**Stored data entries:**

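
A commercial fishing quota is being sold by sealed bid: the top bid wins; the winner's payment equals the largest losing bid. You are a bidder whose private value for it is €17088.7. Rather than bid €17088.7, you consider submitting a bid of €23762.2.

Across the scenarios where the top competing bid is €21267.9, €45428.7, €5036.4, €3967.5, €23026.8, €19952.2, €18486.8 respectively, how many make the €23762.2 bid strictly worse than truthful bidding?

The deviation hurts exactly when the highest competing bid lies strictly between €17088.7 and €23762.2 — overbidding then wins at a price above your value.
€21267.9: inside the interval → strictly worse (loss €4179.2).
€45428.7: above both → same outcome either way.
€5036.4: below both → same outcome either way.
€3967.5: below both → same outcome either way.
€23026.8: inside the interval → strictly worse (loss €5938.1).
€19952.2: inside the interval → strictly worse (loss €2863.5).
€18486.8: inside the interval → strictly worse (loss €1398.1).
Count: 4.

4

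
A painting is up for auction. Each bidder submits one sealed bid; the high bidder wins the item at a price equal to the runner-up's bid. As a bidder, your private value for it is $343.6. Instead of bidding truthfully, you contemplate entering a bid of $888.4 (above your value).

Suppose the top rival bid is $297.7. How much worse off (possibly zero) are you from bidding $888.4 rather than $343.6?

$0

Bidding your value $343.6: you win (since $343.6 > $297.7) and pay $297.7. Payoff $45.9.
Bidding $888.4: you win and pay $297.7. Payoff $343.6 − $297.7 = $45.9.
Difference = $45.9 − $45.9 = $0; both bids lead to the same outcome because the competing bid is below both your value and your alternative bid.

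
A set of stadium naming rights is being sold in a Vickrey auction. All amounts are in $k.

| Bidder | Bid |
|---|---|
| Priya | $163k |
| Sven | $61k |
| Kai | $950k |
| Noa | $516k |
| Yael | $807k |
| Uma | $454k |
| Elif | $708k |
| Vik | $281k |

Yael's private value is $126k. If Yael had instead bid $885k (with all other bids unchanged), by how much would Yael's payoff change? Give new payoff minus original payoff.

$0k

The highest bid among the other bidders is $950k; Yael's bid doesn't change that.
Original bid $807k: Yael is not highest (top rival bid is $950k); payoff $0k.
Alternative bid $885k: Yael is not highest (top rival bid is $950k); payoff $0k.
Change in payoff = $0k − ($0k) = $0k.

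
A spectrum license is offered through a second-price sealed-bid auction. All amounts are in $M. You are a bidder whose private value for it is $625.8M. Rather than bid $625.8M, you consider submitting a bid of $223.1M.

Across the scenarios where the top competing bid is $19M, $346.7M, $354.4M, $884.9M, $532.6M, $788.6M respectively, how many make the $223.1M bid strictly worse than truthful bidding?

The deviation hurts exactly when the highest competing bid lies strictly between $223.1M and $625.8M — underbidding then forfeits a profitable win.
$19M: below both → same outcome either way.
$346.7M: inside the interval → strictly worse (loss $279.1M).
$354.4M: inside the interval → strictly worse (loss $271.4M).
$884.9M: above both → same outcome either way.
$532.6M: inside the interval → strictly worse (loss $93.2M).
$788.6M: above both → same outcome either way.
Count: 3.

3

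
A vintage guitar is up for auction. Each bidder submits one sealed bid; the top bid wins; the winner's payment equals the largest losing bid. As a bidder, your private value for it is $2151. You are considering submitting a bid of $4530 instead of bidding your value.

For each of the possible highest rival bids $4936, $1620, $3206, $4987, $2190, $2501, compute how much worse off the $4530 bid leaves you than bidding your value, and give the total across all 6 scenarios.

The deviation costs you only when the competing bid falls strictly between $2151 and $4530; elsewhere both bids give the same outcome.
$4936: outcomes coincide → loss $0.
$1620: outcomes coincide → loss $0.
$3206: truthful payoff $0, deviation payoff −$1055 → loss $1055.
$4987: outcomes coincide → loss $0.
$2190: truthful payoff $0, deviation payoff −$39 → loss $39.
$2501: truthful payoff $0, deviation payoff −$350 → loss $350.
Total loss = $1055 + $39 + $350 = $1444.

$1444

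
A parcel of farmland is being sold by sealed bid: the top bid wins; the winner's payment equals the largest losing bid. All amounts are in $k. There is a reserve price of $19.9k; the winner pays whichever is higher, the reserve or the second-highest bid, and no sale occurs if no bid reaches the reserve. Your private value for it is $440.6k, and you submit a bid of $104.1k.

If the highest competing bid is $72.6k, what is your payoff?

$368k

Your bid $104.1k is the highest and exceeds the reserve.
Price = max(second-highest bid, reserve) = max($72.6k, $19.9k) = $72.6k.
Payoff = $440.6k − $72.6k = $368k.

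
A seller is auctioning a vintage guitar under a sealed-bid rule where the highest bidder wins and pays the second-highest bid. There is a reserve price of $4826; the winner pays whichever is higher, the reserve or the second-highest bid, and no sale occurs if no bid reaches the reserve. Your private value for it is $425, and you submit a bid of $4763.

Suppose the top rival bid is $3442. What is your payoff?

$0

Your bid $4763 is the highest bid but falls below the reserve $4826, so the item goes unsold. Payoff $0.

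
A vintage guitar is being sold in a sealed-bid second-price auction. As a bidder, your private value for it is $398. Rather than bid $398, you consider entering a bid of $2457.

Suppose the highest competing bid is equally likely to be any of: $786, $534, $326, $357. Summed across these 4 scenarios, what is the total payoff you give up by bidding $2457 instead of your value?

The deviation costs you only when the competing bid falls strictly between $398 and $2457; elsewhere both bids give the same outcome.
$786: truthful payoff $0, deviation payoff −$388 → loss $388.
$534: truthful payoff $0, deviation payoff −$136 → loss $136.
$326: outcomes coincide → loss $0.
$357: outcomes coincide → loss $0.
Total loss = $388 + $136 = $524.
In a second-price auction your bid sets only whether you win, not what you pay, so bidding your true value is weakly dominant.

$524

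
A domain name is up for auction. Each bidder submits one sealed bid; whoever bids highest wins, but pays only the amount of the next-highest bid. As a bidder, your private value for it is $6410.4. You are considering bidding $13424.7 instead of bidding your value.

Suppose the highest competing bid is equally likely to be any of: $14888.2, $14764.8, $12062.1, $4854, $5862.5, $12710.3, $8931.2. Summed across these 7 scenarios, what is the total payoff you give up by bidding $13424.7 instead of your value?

$14472.4

The deviation costs you only when the competing bid falls strictly between $6410.4 and $13424.7; elsewhere both bids give the same outcome.
$14888.2: outcomes coincide → loss $0.
$14764.8: outcomes coincide → loss $0.
$12062.1: truthful payoff $0, deviation payoff −$5651.7 → loss $5651.7.
$4854: outcomes coincide → loss $0.
$5862.5: outcomes coincide → loss $0.
$12710.3: truthful payoff $0, deviation payoff −$6299.9 → loss $6299.9.
$8931.2: truthful payoff $0, deviation payoff −$2520.8 → loss $2520.8.
Total loss = $5651.7 + $6299.9 + $2520.8 = $14472.4.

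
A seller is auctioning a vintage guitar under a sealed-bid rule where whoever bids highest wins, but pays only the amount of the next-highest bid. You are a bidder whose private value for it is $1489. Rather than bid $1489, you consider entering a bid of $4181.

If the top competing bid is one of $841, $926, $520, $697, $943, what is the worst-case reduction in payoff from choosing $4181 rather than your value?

$841: same outcome either way → loss $0.
$926: same outcome either way → loss $0.
$520: same outcome either way → loss $0.
$697: same outcome either way → loss $0.
$943: same outcome either way → loss $0.
Maximum loss: $0.

$0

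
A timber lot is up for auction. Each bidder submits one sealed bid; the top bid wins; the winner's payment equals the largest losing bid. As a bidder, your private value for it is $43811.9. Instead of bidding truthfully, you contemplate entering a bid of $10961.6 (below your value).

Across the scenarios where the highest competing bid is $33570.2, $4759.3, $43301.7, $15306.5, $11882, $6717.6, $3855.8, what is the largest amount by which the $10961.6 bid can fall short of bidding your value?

$33570.2: truthful gives $10241.7, deviation gives $0 → loss $10241.7.
$4759.3: same outcome either way → loss $0.
$43301.7: truthful gives $510.2, deviation gives $0 → loss $510.2.
$15306.5: truthful gives $28505.4, deviation gives $0 → loss $28505.4.
$11882: truthful gives $31929.9, deviation gives $0 → loss $31929.9.
$6717.6: same outcome either way → loss $0.
$3855.8: same outcome either way → loss $0.
Maximum loss: $31929.9.

$31929.9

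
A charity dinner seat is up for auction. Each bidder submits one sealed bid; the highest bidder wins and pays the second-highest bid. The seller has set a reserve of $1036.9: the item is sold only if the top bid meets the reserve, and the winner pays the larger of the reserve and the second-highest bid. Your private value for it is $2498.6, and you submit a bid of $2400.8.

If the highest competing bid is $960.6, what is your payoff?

Your bid $2400.8 is the highest and exceeds the reserve.
Price = max(second-highest bid, reserve) = max($960.6, $1036.9) = $1036.9.
Payoff = $2498.6 − $1036.9 = $1461.7.

$1461.7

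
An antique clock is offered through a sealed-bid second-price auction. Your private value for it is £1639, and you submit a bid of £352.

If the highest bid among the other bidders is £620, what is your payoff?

Your bid £352 is below the highest competing bid £620, so you lose.
A losing bidder pays nothing and receives nothing: payoff = £0.

£0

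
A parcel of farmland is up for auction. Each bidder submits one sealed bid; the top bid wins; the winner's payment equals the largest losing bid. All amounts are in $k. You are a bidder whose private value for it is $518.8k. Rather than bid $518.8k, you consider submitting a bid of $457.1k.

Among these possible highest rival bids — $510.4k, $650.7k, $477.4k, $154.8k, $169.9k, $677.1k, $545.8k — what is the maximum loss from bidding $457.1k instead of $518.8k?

$510.4k: truthful gives $8.4k, deviation gives $0k → loss $8.4k.
$650.7k: same outcome either way → loss $0k.
$477.4k: truthful gives $41.4k, deviation gives $0k → loss $41.4k.
$154.8k: same outcome either way → loss $0k.
$169.9k: same outcome either way → loss $0k.
$677.1k: same outcome either way → loss $0k.
$545.8k: same outcome either way → loss $0k.
Maximum loss: $41.4k.

$41.4k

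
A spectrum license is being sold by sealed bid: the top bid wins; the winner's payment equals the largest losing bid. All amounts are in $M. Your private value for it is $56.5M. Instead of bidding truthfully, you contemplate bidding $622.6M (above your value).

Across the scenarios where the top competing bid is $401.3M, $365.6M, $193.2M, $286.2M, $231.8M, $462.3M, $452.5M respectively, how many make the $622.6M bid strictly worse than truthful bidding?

7

The deviation hurts exactly when the highest competing bid lies strictly between $56.5M and $622.6M — overbidding then wins at a price above your value.
$401.3M: inside the interval → strictly worse (loss $344.8M).
$365.6M: inside the interval → strictly worse (loss $309.1M).
$193.2M: inside the interval → strictly worse (loss $136.7M).
$286.2M: inside the interval → strictly worse (loss $229.7M).
$231.8M: inside the interval → strictly worse (loss $175.3M).
$462.3M: inside the interval → strictly worse (loss $405.8M).
$452.5M: inside the interval → strictly worse (loss $396M).
Count: 7.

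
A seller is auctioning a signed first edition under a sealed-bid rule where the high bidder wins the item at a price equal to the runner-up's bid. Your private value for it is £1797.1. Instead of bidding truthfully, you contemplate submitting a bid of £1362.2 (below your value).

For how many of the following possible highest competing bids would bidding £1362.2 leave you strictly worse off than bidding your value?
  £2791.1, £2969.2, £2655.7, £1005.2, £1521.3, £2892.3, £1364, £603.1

The deviation hurts exactly when the highest competing bid lies strictly between £1362.2 and £1797.1 — underbidding then forfeits a profitable win.
£2791.1: above both → same outcome either way.
£2969.2: above both → same outcome either way.
£2655.7: above both → same outcome either way.
£1005.2: below both → same outcome either way.
£1521.3: inside the interval → strictly worse (loss £275.8).
£2892.3: above both → same outcome either way.
£1364: inside the interval → strictly worse (loss £433.1).
£603.1: below both → same outcome either way.
Count: 2.

2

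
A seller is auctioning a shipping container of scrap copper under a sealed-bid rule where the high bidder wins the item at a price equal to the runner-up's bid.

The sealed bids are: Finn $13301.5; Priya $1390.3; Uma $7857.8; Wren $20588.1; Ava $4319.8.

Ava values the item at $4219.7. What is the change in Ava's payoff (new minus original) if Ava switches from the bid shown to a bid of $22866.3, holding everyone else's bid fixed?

−$16368.4

The highest bid among the other bidders is $20588.1; Ava's bid doesn't change that.
Original bid $4319.8: Ava is not highest (top rival bid is $20588.1); payoff $0.
Alternative bid $22866.3: Ava is highest, pays the top rival bid $20588.1; payoff $4219.7 − $20588.1 = −$16368.4.
Change in payoff = −$16368.4 − ($0) = −$16368.4.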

**Task description:**
Set down, exactly as they appear above, all lines from the one that has "Kai | $950k |" down to the one that has "Vik | $281k |", including those two and no others.

**Written answer:**
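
| Kai | $950k |
| Noa | $516k |
| Yael | $807k |
| Uma | $454k |
| Elif | $708k |
| Vik | $281k |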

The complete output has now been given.